The expected reply is all of the data, returned exactly.
• • •
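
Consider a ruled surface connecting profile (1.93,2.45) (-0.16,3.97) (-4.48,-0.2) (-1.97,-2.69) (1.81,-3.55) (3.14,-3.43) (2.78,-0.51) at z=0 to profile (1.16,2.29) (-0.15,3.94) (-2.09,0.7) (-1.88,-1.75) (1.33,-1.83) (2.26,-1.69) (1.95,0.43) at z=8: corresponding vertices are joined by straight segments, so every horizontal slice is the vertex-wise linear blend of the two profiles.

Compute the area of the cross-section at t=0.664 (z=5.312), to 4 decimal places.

Cross-section at t=0.664: each vertex is (1-t)·p0[i] + t·p1[i].
  v1: (1-0.664)·(1.93,2.45) + 0.664·(1.16,2.29) = (1.4187,2.3438)
  v2: (1-0.664)·(-0.16,3.97) + 0.664·(-0.15,3.94) = (-0.1534,3.9501)
  v3: (1-0.664)·(-4.48,-0.2) + 0.664·(-2.09,0.7) = (-2.8930,0.3976)
  v4: (1-0.664)·(-1.97,-2.69) + 0.664·(-1.88,-1.75) = (-1.9102,-2.0658)
  v5: (1-0.664)·(1.81,-3.55) + 0.664·(1.33,-1.83) = (1.4913,-2.4079)
  v6: (1-0.664)·(3.14,-3.43) + 0.664·(2.26,-1.69) = (2.5557,-2.2746)
  v7: (1-0.664)·(2.78,-0.51) + 0.664·(1.95,0.43) = (2.2289,0.1142)
Shoelace sum Σ(x_i·y_{i+1} − x_{i+1}·y_i):
  i=1: 1.4187·3.9501 − -0.1534·2.3438 = +5.9635 (running +5.9635)
  i=2: -0.1534·0.3976 − -2.8930·3.9501 = +11.3668 (running +17.3303)
  i=3: -2.8930·-2.0658 − -1.9102·0.3976 = +6.7361 (running +24.0663)
  i=4: -1.9102·-2.4079 − 1.4913·-2.0658 = +7.6805 (running +31.7468)
  i=5: 1.4913·-2.2746 − 2.5557·-2.4079 = +2.7617 (running +34.5085)
  i=6: 2.5557·0.1142 − 2.2289·-2.2746 = +5.3617 (running +39.8702)
  i=7: 2.2289·2.3438 − 1.4187·0.1142 = +5.0620 (running +44.9322)
Area = |Σ|/2 = |44.9322|/2 = 22.4661

Area at t=0.664: 22.4661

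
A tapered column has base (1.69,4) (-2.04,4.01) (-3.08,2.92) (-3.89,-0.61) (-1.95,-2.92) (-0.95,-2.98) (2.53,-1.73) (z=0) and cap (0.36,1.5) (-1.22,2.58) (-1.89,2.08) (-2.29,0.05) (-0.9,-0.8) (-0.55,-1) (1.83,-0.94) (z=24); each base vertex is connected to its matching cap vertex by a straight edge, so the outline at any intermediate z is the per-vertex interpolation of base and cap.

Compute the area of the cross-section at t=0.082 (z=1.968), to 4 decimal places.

Area at t=0.082: 32.2651

Cross-section at t=0.082: each vertex is (1-t)·p0[i] + t·p1[i].
  v1: (1-0.082)·(1.69,4) + 0.082·(0.36,1.5) = (1.5809,3.7950)
  v2: (1-0.082)·(-2.04,4.01) + 0.082·(-1.22,2.58) = (-1.9728,3.8927)
  v3: (1-0.082)·(-3.08,2.92) + 0.082·(-1.89,2.08) = (-2.9824,2.8511)
  v4: (1-0.082)·(-3.89,-0.61) + 0.082·(-2.29,0.05) = (-3.7588,-0.5559)
  v5: (1-0.082)·(-1.95,-2.92) + 0.082·(-0.9,-0.8) = (-1.8639,-2.7462)
  v6: (1-0.082)·(-0.95,-2.98) + 0.082·(-0.55,-1) = (-0.9172,-2.8176)
  v7: (1-0.082)·(2.53,-1.73) + 0.082·(1.83,-0.94) = (2.4726,-1.6652)
Shoelace sum Σ(x_i·y_{i+1} − x_{i+1}·y_i):
  i=1: 1.5809·3.8927 − -1.9728·3.7950 = +13.6408 (running +13.6408)
  i=2: -1.9728·2.8511 − -2.9824·3.8927 = +5.9852 (running +19.6260)
  i=3: -2.9824·-0.5559 − -3.7588·2.8511 = +12.3747 (running +32.0007)
  i=4: -3.7588·-2.7462 − -1.8639·-0.5559 = +9.2862 (running +41.2868)
  i=5: -1.8639·-2.8176 − -0.9172·-2.7462 = +2.7330 (running +44.0199)
  i=6: -0.9172·-1.6652 − 2.4726·-2.8176 = +8.4942 (running +52.5141)
  i=7: 2.4726·3.7950 − 1.5809·-1.6652 = +12.0161 (running +64.5302)
Area = |Σ|/2 = |64.5302|/2 = 32.2651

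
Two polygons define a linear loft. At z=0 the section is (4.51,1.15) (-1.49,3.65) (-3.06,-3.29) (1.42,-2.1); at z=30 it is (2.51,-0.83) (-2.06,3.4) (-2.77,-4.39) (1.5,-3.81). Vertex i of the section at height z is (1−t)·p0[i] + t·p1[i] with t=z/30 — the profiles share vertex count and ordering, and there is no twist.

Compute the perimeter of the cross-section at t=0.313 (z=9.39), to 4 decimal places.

Perimeter at t=0.313: 22.1754

Cross-section at t=0.313: each vertex is (1-t)·p0[i] + t·p1[i].
  v1: (1-0.313)·(4.51,1.15) + 0.313·(2.51,-0.83) = (3.8840,0.5303)
  v2: (1-0.313)·(-1.49,3.65) + 0.313·(-2.06,3.4) = (-1.6684,3.5718)
  v3: (1-0.313)·(-3.06,-3.29) + 0.313·(-2.77,-4.39) = (-2.9692,-3.6343)
  v4: (1-0.313)·(1.42,-2.1) + 0.313·(1.5,-3.81) = (1.4450,-2.6352)
Perimeter = Σ |v_{i+1} − v_i|:
  edge 1→2: √(-5.5524² + 3.0415²) = 6.3309 (running 6.3309)
  edge 2→3: √(-1.3008² + -7.2061²) = 7.3225 (running 13.6534)
  edge 3→4: √(4.4143² + 0.9991²) = 4.5259 (running 18.1793)
  edge 4→1: √(2.4390² + 3.1655²) = 3.9961 (running 22.1754)
Perimeter = 22.1754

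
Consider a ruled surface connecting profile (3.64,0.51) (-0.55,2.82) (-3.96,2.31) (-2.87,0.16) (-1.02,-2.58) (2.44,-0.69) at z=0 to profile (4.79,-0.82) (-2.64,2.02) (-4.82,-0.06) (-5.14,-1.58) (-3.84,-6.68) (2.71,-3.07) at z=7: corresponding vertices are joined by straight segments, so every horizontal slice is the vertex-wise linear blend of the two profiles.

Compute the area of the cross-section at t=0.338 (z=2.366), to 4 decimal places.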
• • •
## FINAL ANSWER
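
Consider a ruled surface connecting profile (1.93,2.45) (-0.16,3.97) (-4.48,-0.2) (-1.97,-2.69) (1.81,-3.55) (3.14,-3.43) (2.78,-0.51) at z=0 to profile (1.16,2.29) (-0.15,3.94) (-2.09,0.7) (-1.88,-1.75) (1.33,-1.83) (2.26,-1.69) (1.95,0.43) at z=8: corresponding vertices are joined by straight segments, so every horizontal slice is the vertex-wise linear blend of the two profiles.

Compute the area of the cross-section at t=0.664 (z=5.312), to 4 decimal places.

Cross-section at t=0.664: each vertex is (1-t)·p0[i] + t·p1[i].
  v1: (1-0.664)·(1.93,2.45) + 0.664·(1.16,2.29) = (1.4187,2.3438)
  v2: (1-0.664)·(-0.16,3.97) + 0.664·(-0.15,3.94) = (-0.1534,3.9501)
  v3: (1-0.664)·(-4.48,-0.2) + 0.664·(-2.09,0.7) = (-2.8930,0.3976)
  v4: (1-0.664)·(-1.97,-2.69) + 0.664·(-1.88,-1.75) = (-1.9102,-2.0658)
  v5: (1-0.664)·(1.81,-3.55) + 0.664·(1.33,-1.83) = (1.4913,-2.4079)
  v6: (1-0.664)·(3.14,-3.43) + 0.664·(2.26,-1.69) = (2.5557,-2.2746)
  v7: (1-0.664)·(2.78,-0.51) + 0.664·(1.95,0.43) = (2.2289,0.1142)
Shoelace sum Σ(x_i·y_{i+1} − x_{i+1}·y_i):
  i=1: 1.4187·3.9501 − -0.1534·2.3438 = +5.9635 (running +5.9635)
  i=2: -0.1534·0.3976 − -2.8930·3.9501 = +11.3668 (running +17.3303)
  i=3: -2.8930·-2.0658 − -1.9102·0.3976 = +6.7361 (running +24.0663)
  i=4: -1.9102·-2.4079 − 1.4913·-2.0658 = +7.6805 (running +31.7468)
  i=5: 1.4913·-2.2746 − 2.5557·-2.4079 = +2.7617 (running +34.5085)
  i=6: 2.5557·0.1142 − 2.2289·-2.2746 = +5.3617 (running +39.8702)
  i=7: 2.2289·2.3438 − 1.4187·0.1142 = +5.0620 (running +44.9322)
Area = |Σ|/2 = |44.9322|/2 = 22.4661

Area at t=0.664: 22.4661

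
A tapered column has base (1.69,4) (-2.04,4.01) (-3.08,2.92) (-3.89,-0.61) (-1.95,-2.92) (-0.95,-2.98) (2.53,-1.73) (z=0) and cap (0.36,1.5) (-1.22,2.58) (-1.89,2.08) (-2.29,0.05) (-0.9,-0.8) (-0.55,-1) (1.83,-0.94) (z=24); each base vertex is connected to its matching cap vertex by a straight edge, so the outline at any intermediate z is the per-vertex interpolation of base and cap.

Compute the area of the cross-section at t=0.082 (z=1.968), to 4 decimal places.

Area at t=0.082: 32.2651

Cross-section at t=0.082: each vertex is (1-t)·p0[i] + t·p1[i].
  v1: (1-0.082)·(1.69,4) + 0.082·(0.36,1.5) = (1.5809,3.7950)
  v2: (1-0.082)·(-2.04,4.01) + 0.082·(-1.22,2.58) = (-1.9728,3.8927)
  v3: (1-0.082)·(-3.08,2.92) + 0.082·(-1.89,2.08) = (-2.9824,2.8511)
  v4: (1-0.082)·(-3.89,-0.61) + 0.082·(-2.29,0.05) = (-3.7588,-0.5559)
  v5: (1-0.082)·(-1.95,-2.92) + 0.082·(-0.9,-0.8) = (-1.8639,-2.7462)
  v6: (1-0.082)·(-0.95,-2.98) + 0.082·(-0.55,-1) = (-0.9172,-2.8176)
  v7: (1-0.082)·(2.53,-1.73) + 0.082·(1.83,-0.94) = (2.4726,-1.6652)
Shoelace sum Σ(x_i·y_{i+1} − x_{i+1}·y_i):
  i=1: 1.5809·3.8927 − -1.9728·3.7950 = +13.6408 (running +13.6408)
  i=2: -1.9728·2.8511 − -2.9824·3.8927 = +5.9852 (running +19.6260)
  i=3: -2.9824·-0.5559 − -3.7588·2.8511 = +12.3747 (running +32.0007)
  i=4: -3.7588·-2.7462 − -1.8639·-0.5559 = +9.2862 (running +41.2868)
  i=5: -1.8639·-2.8176 − -0.9172·-2.7462 = +2.7330 (running +44.0199)
  i=6: -0.9172·-1.6652 − 2.4726·-2.8176 = +8.4942 (running +52.5141)
  i=7: 2.4726·3.7950 − 1.5809·-1.6652 = +12.0161 (running +64.5302)
Area = |Σ|/2 = |64.5302|/2 = 32.2651

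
Two polygons define a linear loft. At z=0 the section is (4.51,1.15) (-1.49,3.65) (-3.06,-3.29) (1.42,-2.1); at z=30 it is (2.51,-0.83) (-2.06,3.4) (-2.77,-4.39) (1.5,-3.81). Vertex i of the section at height z is (1−t)·p0[i] + t·p1[i] with t=z/30 — the profiles share vertex count and ordering, and there is no twist.

Compute the perimeter of the cross-section at t=0.313 (z=9.39), to 4 decimal places.

Perimeter at t=0.313: 22.1754

Cross-section at t=0.313: each vertex is (1-t)·p0[i] + t·p1[i].
  v1: (1-0.313)·(4.51,1.15) + 0.313·(2.51,-0.83) = (3.8840,0.5303)
  v2: (1-0.313)·(-1.49,3.65) + 0.313·(-2.06,3.4) = (-1.6684,3.5718)
  v3: (1-0.313)·(-3.06,-3.29) + 0.313·(-2.77,-4.39) = (-2.9692,-3.6343)
  v4: (1-0.313)·(1.42,-2.1) + 0.313·(1.5,-3.81) = (1.4450,-2.6352)
Perimeter = Σ |v_{i+1} − v_i|:
  edge 1→2: √(-5.5524² + 3.0415²) = 6.3309 (running 6.3309)
  edge 2→3: √(-1.3008² + -7.2061²) = 7.3225 (running 13.6534)
  edge 3→4: √(4.4143² + 0.9991²) = 4.5259 (running 18.1793)
  edge 4→1: √(2.4390² + 3.1655²) = 3.9961 (running 22.1754)
Perimeter = 22.1754

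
Consider a ruled surface connecting profile (3.64,0.51) (-0.55,2.82) (-3.96,2.31) (-2.87,0.16) (-1.02,-2.58) (2.44,-0.69) at z=0 to profile (4.79,-0.82) (-2.64,2.02) (-4.82,-0.06) (-5.14,-1.58) (-3.84,-6.68) (2.71,-3.07) at z=7: corresponding vertices are joined by straight segments, so every horizontal slice is the vertex-wise linear blend of the two profiles.

Compute the area of the cross-section at t=0.338 (z=2.366), to 4 decimal places.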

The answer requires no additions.